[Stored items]
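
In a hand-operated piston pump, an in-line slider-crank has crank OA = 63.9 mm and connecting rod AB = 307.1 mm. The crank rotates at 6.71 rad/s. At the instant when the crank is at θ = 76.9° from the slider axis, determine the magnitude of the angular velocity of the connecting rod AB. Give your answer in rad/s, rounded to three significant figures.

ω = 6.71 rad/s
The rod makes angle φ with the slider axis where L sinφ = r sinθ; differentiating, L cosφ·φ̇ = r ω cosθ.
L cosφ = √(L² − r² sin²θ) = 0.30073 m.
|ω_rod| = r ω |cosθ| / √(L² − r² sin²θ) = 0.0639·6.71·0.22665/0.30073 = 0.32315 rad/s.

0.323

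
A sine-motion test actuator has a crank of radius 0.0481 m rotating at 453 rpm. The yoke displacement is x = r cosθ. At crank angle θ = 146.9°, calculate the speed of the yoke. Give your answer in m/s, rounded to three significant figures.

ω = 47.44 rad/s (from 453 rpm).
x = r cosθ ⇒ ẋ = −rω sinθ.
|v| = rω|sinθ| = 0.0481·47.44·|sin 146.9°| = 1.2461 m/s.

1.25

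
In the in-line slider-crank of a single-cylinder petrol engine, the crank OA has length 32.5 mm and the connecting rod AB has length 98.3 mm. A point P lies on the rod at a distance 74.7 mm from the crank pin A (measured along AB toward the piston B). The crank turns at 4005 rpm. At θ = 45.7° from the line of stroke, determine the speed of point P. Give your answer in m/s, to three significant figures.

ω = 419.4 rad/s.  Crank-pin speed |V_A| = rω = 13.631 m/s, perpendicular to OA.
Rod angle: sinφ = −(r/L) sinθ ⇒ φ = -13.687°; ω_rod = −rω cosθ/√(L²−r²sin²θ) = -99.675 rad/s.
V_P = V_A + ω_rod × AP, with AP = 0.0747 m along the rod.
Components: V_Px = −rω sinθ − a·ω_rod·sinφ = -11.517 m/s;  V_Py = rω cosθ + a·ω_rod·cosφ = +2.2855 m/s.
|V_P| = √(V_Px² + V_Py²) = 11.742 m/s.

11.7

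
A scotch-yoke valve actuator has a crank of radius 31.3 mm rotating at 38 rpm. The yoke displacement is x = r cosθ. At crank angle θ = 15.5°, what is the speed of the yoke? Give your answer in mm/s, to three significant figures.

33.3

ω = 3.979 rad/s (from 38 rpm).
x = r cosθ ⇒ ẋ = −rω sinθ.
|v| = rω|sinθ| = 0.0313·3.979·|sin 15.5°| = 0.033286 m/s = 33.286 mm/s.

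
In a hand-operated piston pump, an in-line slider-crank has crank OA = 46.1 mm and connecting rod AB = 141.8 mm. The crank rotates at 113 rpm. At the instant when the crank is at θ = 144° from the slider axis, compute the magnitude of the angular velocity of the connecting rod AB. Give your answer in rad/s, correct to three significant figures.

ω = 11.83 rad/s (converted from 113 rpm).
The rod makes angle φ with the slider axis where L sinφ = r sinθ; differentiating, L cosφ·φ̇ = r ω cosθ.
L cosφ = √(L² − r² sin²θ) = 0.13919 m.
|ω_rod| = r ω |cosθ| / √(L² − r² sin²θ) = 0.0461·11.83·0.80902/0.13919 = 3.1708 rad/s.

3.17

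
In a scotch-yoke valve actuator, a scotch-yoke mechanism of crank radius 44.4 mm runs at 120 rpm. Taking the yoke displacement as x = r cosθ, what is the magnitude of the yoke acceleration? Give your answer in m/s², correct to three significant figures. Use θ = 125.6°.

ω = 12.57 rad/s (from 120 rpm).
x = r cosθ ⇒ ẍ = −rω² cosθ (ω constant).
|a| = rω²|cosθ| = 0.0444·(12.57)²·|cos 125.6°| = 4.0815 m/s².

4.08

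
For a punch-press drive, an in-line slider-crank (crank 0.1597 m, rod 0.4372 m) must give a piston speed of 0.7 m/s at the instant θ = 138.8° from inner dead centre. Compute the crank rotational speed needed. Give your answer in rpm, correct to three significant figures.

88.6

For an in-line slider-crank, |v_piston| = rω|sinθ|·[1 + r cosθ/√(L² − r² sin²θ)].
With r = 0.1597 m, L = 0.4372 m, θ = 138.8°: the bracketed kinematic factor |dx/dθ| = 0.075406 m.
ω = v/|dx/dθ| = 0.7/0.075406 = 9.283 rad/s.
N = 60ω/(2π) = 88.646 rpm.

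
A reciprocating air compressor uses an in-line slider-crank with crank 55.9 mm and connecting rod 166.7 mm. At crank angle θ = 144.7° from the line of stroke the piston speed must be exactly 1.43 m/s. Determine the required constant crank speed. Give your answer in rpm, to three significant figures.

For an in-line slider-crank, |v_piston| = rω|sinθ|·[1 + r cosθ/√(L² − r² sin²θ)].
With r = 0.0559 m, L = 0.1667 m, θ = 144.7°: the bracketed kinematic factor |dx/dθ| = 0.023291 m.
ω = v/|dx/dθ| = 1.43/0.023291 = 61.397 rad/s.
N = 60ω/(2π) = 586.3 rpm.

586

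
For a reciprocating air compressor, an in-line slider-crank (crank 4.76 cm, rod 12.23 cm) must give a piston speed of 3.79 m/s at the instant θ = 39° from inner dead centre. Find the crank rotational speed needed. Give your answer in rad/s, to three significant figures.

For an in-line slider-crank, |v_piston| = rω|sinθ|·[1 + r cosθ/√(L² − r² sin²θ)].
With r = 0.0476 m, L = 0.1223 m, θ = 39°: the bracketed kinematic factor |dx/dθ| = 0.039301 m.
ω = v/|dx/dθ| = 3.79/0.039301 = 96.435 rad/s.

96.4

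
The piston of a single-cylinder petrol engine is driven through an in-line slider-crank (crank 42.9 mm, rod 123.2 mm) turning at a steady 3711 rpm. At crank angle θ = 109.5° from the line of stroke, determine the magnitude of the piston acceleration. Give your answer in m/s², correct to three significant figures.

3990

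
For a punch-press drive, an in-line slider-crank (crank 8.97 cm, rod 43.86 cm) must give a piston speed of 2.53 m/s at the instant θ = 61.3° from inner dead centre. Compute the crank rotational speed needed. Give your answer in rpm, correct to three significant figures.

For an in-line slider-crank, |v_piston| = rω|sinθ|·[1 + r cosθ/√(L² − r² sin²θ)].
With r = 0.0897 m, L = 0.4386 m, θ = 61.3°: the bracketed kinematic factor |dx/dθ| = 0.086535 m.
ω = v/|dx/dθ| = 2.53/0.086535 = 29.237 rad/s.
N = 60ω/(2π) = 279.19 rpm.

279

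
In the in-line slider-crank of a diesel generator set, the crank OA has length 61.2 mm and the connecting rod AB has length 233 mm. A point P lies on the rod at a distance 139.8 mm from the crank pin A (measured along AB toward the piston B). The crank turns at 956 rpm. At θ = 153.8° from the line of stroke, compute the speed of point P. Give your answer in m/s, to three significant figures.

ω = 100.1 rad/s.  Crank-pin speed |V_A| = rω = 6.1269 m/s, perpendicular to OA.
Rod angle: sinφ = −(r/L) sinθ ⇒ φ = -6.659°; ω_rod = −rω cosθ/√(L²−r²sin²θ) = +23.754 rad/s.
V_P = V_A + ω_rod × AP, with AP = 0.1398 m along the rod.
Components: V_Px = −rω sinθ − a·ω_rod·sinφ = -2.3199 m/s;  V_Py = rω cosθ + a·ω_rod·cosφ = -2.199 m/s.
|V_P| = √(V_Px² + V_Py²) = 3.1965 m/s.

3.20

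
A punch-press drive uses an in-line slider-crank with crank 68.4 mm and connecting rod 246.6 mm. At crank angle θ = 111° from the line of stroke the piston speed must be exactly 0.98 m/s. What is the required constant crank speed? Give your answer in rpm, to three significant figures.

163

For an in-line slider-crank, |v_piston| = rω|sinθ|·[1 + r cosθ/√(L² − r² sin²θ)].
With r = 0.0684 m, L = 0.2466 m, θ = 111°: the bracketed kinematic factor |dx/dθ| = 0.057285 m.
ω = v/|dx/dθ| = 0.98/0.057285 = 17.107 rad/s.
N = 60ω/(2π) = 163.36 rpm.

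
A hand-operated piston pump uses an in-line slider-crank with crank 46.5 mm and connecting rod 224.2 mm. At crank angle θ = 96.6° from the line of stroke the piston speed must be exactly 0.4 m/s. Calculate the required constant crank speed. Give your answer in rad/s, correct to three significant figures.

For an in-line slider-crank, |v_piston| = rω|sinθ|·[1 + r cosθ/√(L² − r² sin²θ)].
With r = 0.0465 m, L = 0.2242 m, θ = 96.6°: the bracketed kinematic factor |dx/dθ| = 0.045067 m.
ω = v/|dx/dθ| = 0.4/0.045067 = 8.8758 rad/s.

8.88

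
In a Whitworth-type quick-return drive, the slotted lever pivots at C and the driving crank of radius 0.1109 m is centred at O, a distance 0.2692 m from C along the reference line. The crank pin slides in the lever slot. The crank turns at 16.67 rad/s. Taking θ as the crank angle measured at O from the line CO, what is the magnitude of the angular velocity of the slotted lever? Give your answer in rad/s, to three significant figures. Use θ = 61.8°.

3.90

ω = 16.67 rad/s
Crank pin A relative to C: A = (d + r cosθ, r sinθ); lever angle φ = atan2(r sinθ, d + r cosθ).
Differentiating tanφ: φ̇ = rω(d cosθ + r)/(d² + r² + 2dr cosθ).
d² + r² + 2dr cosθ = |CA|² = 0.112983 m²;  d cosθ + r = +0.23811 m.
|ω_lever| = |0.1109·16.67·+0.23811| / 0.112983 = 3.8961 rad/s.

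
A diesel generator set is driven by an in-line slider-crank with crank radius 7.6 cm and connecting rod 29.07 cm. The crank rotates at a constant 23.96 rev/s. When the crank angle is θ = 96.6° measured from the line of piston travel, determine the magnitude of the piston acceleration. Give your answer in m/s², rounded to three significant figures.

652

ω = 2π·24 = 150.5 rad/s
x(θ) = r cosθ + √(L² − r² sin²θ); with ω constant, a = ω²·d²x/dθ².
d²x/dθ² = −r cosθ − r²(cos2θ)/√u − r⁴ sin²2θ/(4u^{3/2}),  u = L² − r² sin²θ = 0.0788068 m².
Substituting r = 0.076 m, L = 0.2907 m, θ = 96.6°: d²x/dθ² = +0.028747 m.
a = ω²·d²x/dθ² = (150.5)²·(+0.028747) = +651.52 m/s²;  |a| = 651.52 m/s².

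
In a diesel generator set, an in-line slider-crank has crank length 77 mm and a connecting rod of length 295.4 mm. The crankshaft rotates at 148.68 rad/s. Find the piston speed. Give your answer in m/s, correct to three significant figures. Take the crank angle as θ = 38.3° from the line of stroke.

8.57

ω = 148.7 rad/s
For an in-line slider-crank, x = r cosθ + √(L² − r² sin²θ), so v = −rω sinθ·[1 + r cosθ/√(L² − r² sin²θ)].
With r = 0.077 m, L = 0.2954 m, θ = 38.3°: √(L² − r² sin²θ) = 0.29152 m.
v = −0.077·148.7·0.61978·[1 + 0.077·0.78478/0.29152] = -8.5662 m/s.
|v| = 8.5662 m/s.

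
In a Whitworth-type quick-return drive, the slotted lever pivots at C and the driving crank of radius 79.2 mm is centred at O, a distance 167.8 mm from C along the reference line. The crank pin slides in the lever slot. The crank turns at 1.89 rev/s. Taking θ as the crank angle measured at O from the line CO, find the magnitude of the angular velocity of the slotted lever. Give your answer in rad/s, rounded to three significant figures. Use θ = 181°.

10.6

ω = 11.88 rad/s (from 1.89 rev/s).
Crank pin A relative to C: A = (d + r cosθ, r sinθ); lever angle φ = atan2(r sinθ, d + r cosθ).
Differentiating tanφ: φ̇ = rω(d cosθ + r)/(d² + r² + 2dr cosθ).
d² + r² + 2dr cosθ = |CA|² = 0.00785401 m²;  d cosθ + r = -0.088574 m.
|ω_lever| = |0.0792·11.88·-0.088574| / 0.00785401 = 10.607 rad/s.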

- ASSIGNMENT
Beginning with the line that has "In a diesel", set down every line of the entries above through the final one, unchanged.

- OUTPUT
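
In a diesel generator set, an in-line slider-crank has crank length 77 mm and a connecting rod of length 295.4 mm. The crankshaft rotates at 148.68 rad/s. Find the piston speed. Give your answer in m/s, correct to three significant figures. Take the crank angle as θ = 38.3° from the line of stroke.

8.57

ω = 148.7 rad/s
For an in-line slider-crank, x = r cosθ + √(L² − r² sin²θ), so v = −rω sinθ·[1 + r cosθ/√(L² − r² sin²θ)].
With r = 0.077 m, L = 0.2954 m, θ = 38.3°: √(L² − r² sin²θ) = 0.29152 m.
v = −0.077·148.7·0.61978·[1 + 0.077·0.78478/0.29152] = -8.5662 m/s.
|v| = 8.5662 m/s.

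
In a Whitworth-type quick-return drive, the slotted lever pivots at C and the driving crank of radius 79.2 mm is centred at O, a distance 167.8 mm from C along the reference line. The crank pin slides in the lever slot. The crank turns at 1.89 rev/s. Taking θ as the crank angle measured at O from the line CO, find the magnitude of the angular velocity of the slotted lever. Give your answer in rad/s, rounded to three significant figures. Use θ = 181°.

10.6

ω = 11.88 rad/s (from 1.89 rev/s).
Crank pin A relative to C: A = (d + r cosθ, r sinθ); lever angle φ = atan2(r sinθ, d + r cosθ).
Differentiating tanφ: φ̇ = rω(d cosθ + r)/(d² + r² + 2dr cosθ).
d² + r² + 2dr cosθ = |CA|² = 0.00785401 m²;  d cosθ + r = -0.088574 m.
|ω_lever| = |0.0792·11.88·-0.088574| / 0.00785401 = 10.607 rad/s.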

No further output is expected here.